Records supplied:

+===+

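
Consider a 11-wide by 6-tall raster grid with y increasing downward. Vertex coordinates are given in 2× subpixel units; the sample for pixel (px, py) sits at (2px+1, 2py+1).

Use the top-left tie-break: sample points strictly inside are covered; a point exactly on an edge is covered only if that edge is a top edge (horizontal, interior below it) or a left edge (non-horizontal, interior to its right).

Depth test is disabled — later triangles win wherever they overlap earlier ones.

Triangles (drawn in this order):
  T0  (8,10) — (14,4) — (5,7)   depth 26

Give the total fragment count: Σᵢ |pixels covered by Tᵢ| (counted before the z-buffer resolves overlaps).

T0:
  2·area = 36  (B↔C swapped to make it positive)
  edge (8, 10)→(5, 7): d=(-3,-3) top-left  bias=+0
  edge (5, 7)→(14, 4): d=(9,-3) top-left  bias=+0
  edge (14, 4)→(8, 10): d=(-6,6) right/bottom  bias=-1
    (8,0)@(17, 1): e=[54,-18,0] → ·  [on edge]
    (0,1)@(1, 3): e=[0,-48,84] → ·  [on edge]
    (7,1)@(15, 3): e=[42,-6,0] → ·  [on edge]
    (8,1)@(17, 3): e=[48,0,-12] → ·  [on edge]
    (1,2)@(3, 5): e=[0,-24,60] → ·  [on edge]
    (5,2)@(11, 5): e=[24,0,12] → █  [on edge]
    (6,2)@(13, 5): e=[30,6,0] → ·  [on edge]
    (2,3)@(5, 7): e=[0,0,36] → █  [on edge]
    (3,3)@(7, 7): e=[6,6,24] → █
    (4,3)@(9, 7): e=[12,12,12] → █
    (5,3)@(11, 7): e=[18,18,0] → ·  [on edge]
    (2,4)@(5, 9): e=[-6,18,24] → ·
    (3,4)@(7, 9): e=[0,24,12] → █  [on edge]
    (4,4)@(9, 9): e=[6,30,0] → ·  [on edge]
    (3,5)@(7, 11): e=[-6,42,0] → ·  [on edge]
    (4,5)@(9, 11): e=[0,48,-12] → ·  [on edge]
  covered (5 px):
    · · · · · · · · · · ·
    · · · · · · · · · · ·
    · · · · · █ · · · · ·
    · · █ █ █ · · · · · ·
    · · · █ · · · · · · ·
    · · · · · · · · · · ·

Answer: 5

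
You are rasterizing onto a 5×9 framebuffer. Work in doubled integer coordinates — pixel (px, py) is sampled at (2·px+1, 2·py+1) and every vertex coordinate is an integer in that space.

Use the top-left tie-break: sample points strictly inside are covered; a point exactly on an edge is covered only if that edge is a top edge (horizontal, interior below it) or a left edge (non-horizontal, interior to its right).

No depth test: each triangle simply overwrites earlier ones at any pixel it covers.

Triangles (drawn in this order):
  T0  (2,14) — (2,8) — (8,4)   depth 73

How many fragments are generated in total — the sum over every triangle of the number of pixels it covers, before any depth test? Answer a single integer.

T0:
  2·area = 36
  edge (2, 14)→(2, 8): d=(0,-6) top-left  bias=+0
  edge (2, 8)→(8, 4): d=(6,-4) top-left  bias=+0
  edge (8, 4)→(2, 14): d=(-6,10) right/bottom  bias=-1
    (3,2)@(7, 5): e=[30,2,4] → #
    (4,2)@(9, 5): e=[42,10,-16] → ·
    (2,3)@(5, 7): e=[18,6,12] → #
    (3,3)@(7, 7): e=[30,14,-8] → ·
    (1,4)@(3, 9): e=[6,10,20] → #
    (2,4)@(5, 9): e=[18,18,0] → ·  [on edge]
    (1,5)@(3, 11): e=[6,22,8] → #
    (2,5)@(5, 11): e=[18,30,-12] → ·
    (1,6)@(3, 13): e=[6,34,-4] → ·
  covered (4 px):
    · · · · ·
    · · · · ·
    · · · # ·
    · · # · ·
    · # · · ·
    · # · · ·
    · · · · ·
    · · · · ·
    · · · · ·

Answer: 4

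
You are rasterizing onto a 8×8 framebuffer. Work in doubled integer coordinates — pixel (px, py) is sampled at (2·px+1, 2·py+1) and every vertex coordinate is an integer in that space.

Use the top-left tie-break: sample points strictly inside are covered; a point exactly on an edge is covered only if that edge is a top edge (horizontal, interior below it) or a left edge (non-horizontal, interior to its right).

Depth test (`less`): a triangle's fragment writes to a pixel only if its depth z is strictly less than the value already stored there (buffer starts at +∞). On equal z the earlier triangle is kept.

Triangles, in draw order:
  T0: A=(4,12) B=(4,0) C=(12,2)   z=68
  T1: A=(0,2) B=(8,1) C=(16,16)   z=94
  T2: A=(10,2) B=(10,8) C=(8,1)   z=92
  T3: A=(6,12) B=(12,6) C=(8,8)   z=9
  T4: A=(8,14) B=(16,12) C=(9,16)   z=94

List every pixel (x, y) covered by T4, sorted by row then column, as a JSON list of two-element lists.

T0:
  2·area = 96
  edge (4, 12)→(4, 0): d=(0,-12) top-left  bias=+0
  edge (4, 0)→(12, 2): d=(8,2) right/bottom  bias=-1
  edge (12, 2)→(4, 12): d=(-8,10) right/bottom  bias=-1
    (2,0)@(5, 1): e=[12,6,78] → #
    (3,0)@(7, 1): e=[36,2,58] → #
    (4,0)@(9, 1): e=[60,-2,38] → ·
    (2,1)@(5, 3): e=[12,22,62] → #
    (4,1)@(9, 3): e=[60,14,22] → #
    (5,1)@(11, 3): e=[84,10,2] → #
    (6,1)@(13, 3): e=[108,6,-18] → ·
    (2,2)@(5, 5): e=[12,38,46] → #
    (5,2)@(11, 5): e=[84,26,-14] → ·
    (2,3)@(5, 7): e=[12,54,30] → #
    (4,3)@(9, 7): e=[60,46,-10] → ·
    (2,4)@(5, 9): e=[12,70,14] → #
  covered (12 px):
    · · # # · · · ·
    · · # # # # · ·
    · · # # # · · ·
    · · # # · · · ·
    · · # · · · · ·
    · · · · · · · ·
    · · · · · · · ·
    · · · · · · · ·
T1:
  2·area = 128
  edge (0, 2)→(8, 1): d=(8,-1) top-left  bias=+0
  edge (8, 1)→(16, 16): d=(8,15) right/bottom  bias=-1
  edge (16, 16)→(0, 2): d=(-16,-14) top-left  bias=+0
    (1,1)@(3, 3): e=[11,91,26] → #
    (2,1)@(5, 3): e=[13,61,54] → #
    (3,1)@(7, 3): e=[15,31,82] → #
    (4,1)@(9, 3): e=[17,1,110] → #
    (5,1)@(11, 3): e=[19,-29,138] → ·
    (1,2)@(3, 5): e=[27,107,-6] → ·
    (2,2)@(5, 5): e=[29,77,22] → #
    (5,2)@(11, 5): e=[35,-13,106] → ·
    (2,3)@(5, 7): e=[45,93,-10] → ·
    (3,3)@(7, 7): e=[47,63,18] → #
    (5,3)@(11, 7): e=[51,3,74] → #
    (6,3)@(13, 7): e=[53,-27,102] → ·
  covered (16 px):
    · · · · · · · ·
    · # # # # · · ·
    · · # # # · · ·
    · · · # # # · ·
    · · · · # # · ·
    · · · · · # # ·
    · · · · · · # ·
    · · · · · · · #
T2:
  2·area = 12
  edge (10, 2)→(10, 8): d=(0,6) right/bottom  bias=-1
  edge (10, 8)→(8, 1): d=(-2,-7) top-left  bias=+0
  edge (8, 1)→(10, 2): d=(2,1) right/bottom  bias=-1
    (4,1)@(9, 3): e=[6,3,3] → #
    (5,1)@(11, 3): e=[-6,17,1] → ·
    (4,2)@(9, 5): e=[6,-1,7] → ·
  covered (1 px):
    · · · · · · · ·
    · · · · # · · ·
    · · · · · · · ·
    · · · · · · · ·
    · · · · · · · ·
    · · · · · · · ·
    · · · · · · · ·
    · · · · · · · ·
T3:
  2·area = 12  (B↔C swapped to make it positive)
  edge (6, 12)→(8, 8): d=(2,-4) top-left  bias=+0
  edge (8, 8)→(12, 6): d=(4,-2) top-left  bias=+0
  edge (12, 6)→(6, 12): d=(-6,6) right/bottom  bias=-1
    (7,1)@(15, 3): e=[18,-6,0] → ·  [on edge]
    (6,2)@(13, 5): e=[14,-2,0] → ·  [on edge]
    (5,3)@(11, 7): e=[10,2,0] → ·  [on edge]
    (4,4)@(9, 9): e=[6,6,0] → ·  [on edge]
    (3,5)@(7, 11): e=[2,10,0] → ·  [on edge]
    (2,6)@(5, 13): e=[-2,14,0] → ·  [on edge]
    (1,7)@(3, 15): e=[-6,18,0] → ·  [on edge]
  covered (0 px):
    · · · · · · · ·
    · · · · · · · ·
    · · · · · · · ·
    · · · · · · · ·
    · · · · · · · ·
    · · · · · · · ·
    · · · · · · · ·
    · · · · · · · ·
T4:
  2·area = 18
  edge (8, 14)→(16, 12): d=(8,-2) top-left  bias=+0
  edge (16, 12)→(9, 16): d=(-7,4) right/bottom  bias=-1
  edge (9, 16)→(8, 14): d=(-1,-2) top-left  bias=+0
    (6,6)@(13, 13): e=[2,5,11] → #
    (7,6)@(15, 13): e=[6,-3,15] → ·
    (4,7)@(9, 15): e=[10,7,1] → #
    (5,7)@(11, 15): e=[14,-1,5] → ·
    (6,7)@(13, 15): e=[18,-9,9] → ·
  covered (2 px):
    · · · · · · · ·
    · · · · · · · ·
    · · · · · · · ·
    · · · · · · · ·
    · · · · · · · ·
    · · · · · · · ·
    · · · · · · # ·
    · · · · # · · ·

Result: [[6,6],[4,7]]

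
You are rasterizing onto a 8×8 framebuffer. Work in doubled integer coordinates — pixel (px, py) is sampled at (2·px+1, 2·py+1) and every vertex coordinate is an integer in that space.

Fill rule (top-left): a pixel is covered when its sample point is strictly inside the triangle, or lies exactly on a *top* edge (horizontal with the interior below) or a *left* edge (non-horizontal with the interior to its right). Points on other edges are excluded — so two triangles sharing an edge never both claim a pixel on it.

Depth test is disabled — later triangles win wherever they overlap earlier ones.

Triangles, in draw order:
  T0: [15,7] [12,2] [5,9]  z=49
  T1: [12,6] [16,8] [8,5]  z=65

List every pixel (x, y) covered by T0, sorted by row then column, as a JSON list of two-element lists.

T0:
  2·area = 56  (B↔C swapped to make it positive)
  edge (15, 7)→(5, 9): d=(-10,2) right/bottom  bias=-1
  edge (5, 9)→(12, 2): d=(7,-7) top-left  bias=+0
  edge (12, 2)→(15, 7): d=(3,5) right/bottom  bias=-1
    (6,0)@(13, 1): e=[64,0,-8] → .  [on edge]
    (5,1)@(11, 3): e=[48,0,8] → X  [on edge]
    (6,1)@(13, 3): e=[44,14,-2] → .
    (4,2)@(9, 5): e=[32,0,24] → X  [on edge]
    (6,2)@(13, 5): e=[24,28,4] → X
    (7,2)@(15, 5): e=[20,42,-6] → .
    (3,3)@(7, 7): e=[16,0,40] → X  [on edge]
    (7,3)@(15, 7): e=[0,56,0] → .  [on edge]
    (2,4)@(5, 9): e=[0,0,56] → .  [on edge]
    (3,4)@(7, 9): e=[-4,14,46] → .
    (4,4)@(9, 9): e=[-8,28,36] → .
    (5,4)@(11, 9): e=[-12,42,26] → .
    (1,5)@(3, 11): e=[-16,0,72] → .  [on edge]
    (0,6)@(1, 13): e=[-32,0,88] → .  [on edge]
  covered (8 px):
    . . . . . . . .
    . . . . . X . .
    . . . . X X X .
    . . . X X X X .
    . . . . . . . .
    . . . . . . . .
    . . . . . . . .
    . . . . . . . .
T1:
  2·area = 4
  edge (12, 6)→(16, 8): d=(4,2) right/bottom  bias=-1
  edge (16, 8)→(8, 5): d=(-8,-3) top-left  bias=+0
  edge (8, 5)→(12, 6): d=(4,1) right/bottom  bias=-1
  covered (0 px):
    . . . . . . . .
    . . . . . . . .
    . . . . . . . .
    . . . . . . . .
    . . . . . . . .
    . . . . . . . .
    . . . . . . . .
    . . . . . . . .

Final: [[5,1],[4,2],[5,2],[6,2],[3,3],[4,3],[5,3],[6,3]]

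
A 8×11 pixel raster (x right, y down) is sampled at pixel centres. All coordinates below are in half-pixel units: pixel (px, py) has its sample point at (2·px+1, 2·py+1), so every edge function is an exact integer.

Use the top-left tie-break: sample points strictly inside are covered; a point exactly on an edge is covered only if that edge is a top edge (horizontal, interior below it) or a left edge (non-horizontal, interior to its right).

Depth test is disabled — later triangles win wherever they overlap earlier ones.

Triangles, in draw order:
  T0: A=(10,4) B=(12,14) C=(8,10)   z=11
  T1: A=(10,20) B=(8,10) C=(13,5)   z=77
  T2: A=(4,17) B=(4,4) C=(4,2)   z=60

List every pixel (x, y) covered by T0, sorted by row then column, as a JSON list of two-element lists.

T0:
  2·area = 32
  edge (10, 4)→(12, 14): d=(2,10) right/bottom  bias=-1
  edge (12, 14)→(8, 10): d=(-4,-4) top-left  bias=+0
  edge (8, 10)→(10, 4): d=(2,-6) top-left  bias=+0
    (5,0)@(11, 1): e=[-16,48,0] → ·  [on edge]
    (0,1)@(1, 3): e=[88,0,-56] → ·  [on edge]
    (1,2)@(3, 5): e=[72,0,-40] → ·  [on edge]
    (2,3)@(5, 7): e=[56,0,-24] → ·  [on edge]
    (4,3)@(9, 7): e=[16,16,0] → █  [on edge]
    (5,3)@(11, 7): e=[-4,24,12] → ·
    (3,4)@(7, 9): e=[40,0,-8] → ·  [on edge]
    (4,4)@(9, 9): e=[20,8,4] → █
    (5,4)@(11, 9): e=[0,16,16] → ·  [on edge]
    (4,5)@(9, 11): e=[24,0,8] → █  [on edge]
    (5,5)@(11, 11): e=[4,8,20] → █
    (6,5)@(13, 11): e=[-16,16,32] → ·
    (3,6)@(7, 13): e=[48,-16,0] → ·  [on edge]
    (5,6)@(11, 13): e=[8,0,24] → █  [on edge]
    (6,7)@(13, 15): e=[-8,0,40] → ·  [on edge]
    (7,8)@(15, 17): e=[-24,0,56] → ·  [on edge]
    (2,9)@(5, 19): e=[80,-48,0] → ·  [on edge]
    (6,9)@(13, 19): e=[0,-16,48] → ·  [on edge]
  covered (5 px):
    · · · · · · · ·
    · · · · · · · ·
    · · · · · · · ·
    · · · · █ · · ·
    · · · · █ · · ·
    · · · · █ █ · ·
    · · · · · █ · ·
    · · · · · · · ·
    · · · · · · · ·
    · · · · · · · ·
    · · · · · · · ·
T1:
  2·area = 60
  edge (10, 20)→(8, 10): d=(-2,-10) top-left  bias=+0
  edge (8, 10)→(13, 5): d=(5,-5) top-left  bias=+0
  edge (13, 5)→(10, 20): d=(-3,15) right/bottom  bias=-1
    (7,1)@(15, 3): e=[84,0,-24] → ·  [on edge]
    (3,2)@(7, 5): e=[0,-30,90] → ·  [on edge]
    (6,2)@(13, 5): e=[60,0,0] → ·  [on edge]
    (5,3)@(11, 7): e=[36,0,24] → █  [on edge]
    (6,3)@(13, 7): e=[56,10,-6] → ·
    (4,4)@(9, 9): e=[12,0,48] → █  [on edge]
    (6,4)@(13, 9): e=[52,20,-12] → ·
    (3,5)@(7, 11): e=[-12,0,72] → ·  [on edge]
    (4,5)@(9, 11): e=[8,10,42] → █
    (6,5)@(13, 11): e=[48,30,-18] → ·
    (2,6)@(5, 13): e=[-36,0,96] → ·  [on edge]
    (4,6)@(9, 13): e=[4,20,36] → █
    (1,7)@(3, 15): e=[-60,0,120] → ·  [on edge]
    (4,7)@(9, 15): e=[0,30,30] → █  [on edge]
    (5,7)@(11, 15): e=[20,40,0] → ·  [on edge]
    (0,8)@(1, 17): e=[-84,0,144] → ·  [on edge]
  covered (8 px):
    · · · · · · · ·
    · · · · · · · ·
    · · · · · · · ·
    · · · · · █ · ·
    · · · · █ █ · ·
    · · · · █ █ · ·
    · · · · █ █ · ·
    · · · · █ · · ·
    · · · · · · · ·
    · · · · · · · ·
    · · · · · · · ·
T2:
  degenerate (2·area = 0) — covers nothing

Answer: [[4,3],[4,4],[4,5],[5,5],[5,6]]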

+===+

Your instructions:
Exactly as written, please reproduce the lines from the first line of the data to the line containing "(8,10) — (14,4)", inclusive, and nothing else.

Answer to the problem:
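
Consider a 11-wide by 6-tall raster grid with y increasing downward. Vertex coordinates are given in 2× subpixel units; the sample for pixel (px, py) sits at (2px+1, 2py+1).

Use the top-left tie-break: sample points strictly inside are covered; a point exactly on an edge is covered only if that edge is a top edge (horizontal, interior below it) or a left edge (non-horizontal, interior to its right).

Depth test is disabled — later triangles win wherever they overlap earlier ones.

Triangles (drawn in this order):
  T0  (8,10) — (14,4) — (5,7)   depth 26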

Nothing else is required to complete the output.